*** Opening SOURCE RECORDS ***

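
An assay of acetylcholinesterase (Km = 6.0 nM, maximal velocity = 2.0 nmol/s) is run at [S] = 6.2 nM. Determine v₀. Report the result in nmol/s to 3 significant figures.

1.02 nmol/s

v = Vmax·[S]/(Km + [S]) = 2.0 × 6.2 / (6.0 + 6.2)
  = 12.40 / 12.20 = 1.02 nmol/s.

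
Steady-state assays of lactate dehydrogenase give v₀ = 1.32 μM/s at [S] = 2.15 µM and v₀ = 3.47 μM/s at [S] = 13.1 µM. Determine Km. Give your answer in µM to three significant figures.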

*** Closing SOURCE RECORDS ***

**ASSIGNED TASK:** Give all the records above again, wording unchanged.

**REPLY TO THE EXERCISE:**
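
An assay of acetylcholinesterase (Km = 6.0 nM, maximal velocity = 2.0 nmol/s) is run at [S] = 6.2 nM. Determine v₀. Report the result in nmol/s to 3 significant figures.

1.02 nmol/s

v = Vmax·[S]/(Km + [S]) = 2.0 × 6.2 / (6.0 + 6.2)
  = 12.40 / 12.20 = 1.02 nmol/s.

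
Steady-state assays of lactate dehydrogenase give v₀ = 1.32 μM/s at [S] = 2.15 µM and v₀ = 3.47 μM/s at [S] = 13.1 µM. Determine Km. Give your answer in µM to three significant figures.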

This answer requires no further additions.